◆ **Task details**:
Your response should be the complete data, transcribed exactly.

+++

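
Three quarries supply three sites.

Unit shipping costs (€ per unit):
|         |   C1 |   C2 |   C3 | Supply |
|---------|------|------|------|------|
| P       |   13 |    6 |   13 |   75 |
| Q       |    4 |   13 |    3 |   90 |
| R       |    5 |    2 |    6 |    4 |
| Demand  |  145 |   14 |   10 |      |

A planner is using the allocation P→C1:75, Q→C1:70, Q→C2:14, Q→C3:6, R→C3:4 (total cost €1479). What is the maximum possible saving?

232

Current plan cost = 75·13 + 70·4 + 14·13 + 6·3 + 4·6 = €1479.
Optimal plan:
  P->C1: 61 × €13 = €793
  P->C2: 14 × €6 = €84
  Q->C1: 80 × €4 = €320
  Q->C3: 10 × €3 = €30
  R->C1: 4 × €5 = €20
Optimal cost = €1247.
Saving = 1479 − 1247 = €232.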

+++

◆ **Answer box**:
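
Three quarries supply three sites.

Unit shipping costs (€ per unit):
|         |   C1 |   C2 |   C3 | Supply |
|---------|------|------|------|------|
| P       |   13 |    6 |   13 |   75 |
| Q       |    4 |   13 |    3 |   90 |
| R       |    5 |    2 |    6 |    4 |
| Demand  |  145 |   14 |   10 |      |

A planner is using the allocation P→C1:75, Q→C1:70, Q→C2:14, Q→C3:6, R→C3:4 (total cost €1479). What is the maximum possible saving?

232

Current plan cost = 75·13 + 70·4 + 14·13 + 6·3 + 4·6 = €1479.
Optimal plan:
  P->C1: 61 × €13 = €793
  P->C2: 14 × €6 = €84
  Q->C1: 80 × €4 = €320
  Q->C3: 10 × €3 = €30
  R->C1: 4 × €5 = €20
Optimal cost = €1247.
Saving = 1479 − 1247 = €232.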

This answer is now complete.